Task instructions: Return each line below holding the string "forms".

Material for the task:

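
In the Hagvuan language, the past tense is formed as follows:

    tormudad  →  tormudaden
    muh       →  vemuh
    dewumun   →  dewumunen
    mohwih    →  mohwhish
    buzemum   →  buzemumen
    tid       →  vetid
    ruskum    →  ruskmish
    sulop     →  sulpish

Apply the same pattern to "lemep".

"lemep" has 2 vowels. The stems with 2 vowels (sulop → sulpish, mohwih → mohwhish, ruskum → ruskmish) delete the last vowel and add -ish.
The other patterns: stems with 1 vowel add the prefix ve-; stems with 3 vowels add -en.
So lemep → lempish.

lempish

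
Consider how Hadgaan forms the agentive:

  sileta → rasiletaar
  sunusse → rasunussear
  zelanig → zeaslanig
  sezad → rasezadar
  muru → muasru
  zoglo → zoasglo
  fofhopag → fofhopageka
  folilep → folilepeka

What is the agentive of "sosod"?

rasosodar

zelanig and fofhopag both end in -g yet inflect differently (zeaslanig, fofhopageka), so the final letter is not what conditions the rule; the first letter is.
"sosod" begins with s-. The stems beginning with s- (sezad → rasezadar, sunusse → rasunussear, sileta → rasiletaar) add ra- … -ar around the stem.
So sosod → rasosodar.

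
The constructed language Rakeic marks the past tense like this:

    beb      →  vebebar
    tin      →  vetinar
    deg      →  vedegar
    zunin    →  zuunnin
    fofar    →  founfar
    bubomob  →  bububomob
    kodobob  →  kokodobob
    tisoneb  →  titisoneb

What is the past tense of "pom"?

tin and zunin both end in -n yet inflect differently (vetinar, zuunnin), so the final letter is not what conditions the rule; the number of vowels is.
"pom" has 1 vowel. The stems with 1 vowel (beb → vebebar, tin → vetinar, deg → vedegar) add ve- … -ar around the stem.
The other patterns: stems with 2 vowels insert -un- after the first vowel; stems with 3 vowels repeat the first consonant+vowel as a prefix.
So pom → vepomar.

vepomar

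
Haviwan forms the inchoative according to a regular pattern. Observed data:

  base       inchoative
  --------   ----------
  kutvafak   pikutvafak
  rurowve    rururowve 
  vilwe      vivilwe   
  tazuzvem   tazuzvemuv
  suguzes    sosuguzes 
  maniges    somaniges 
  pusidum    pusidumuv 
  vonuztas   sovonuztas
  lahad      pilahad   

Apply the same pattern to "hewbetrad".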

Solution to this problem:
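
Consider how Hadgaan forms the agentive:
Haviwan forms the inchoative according to a regular pattern. Observed data: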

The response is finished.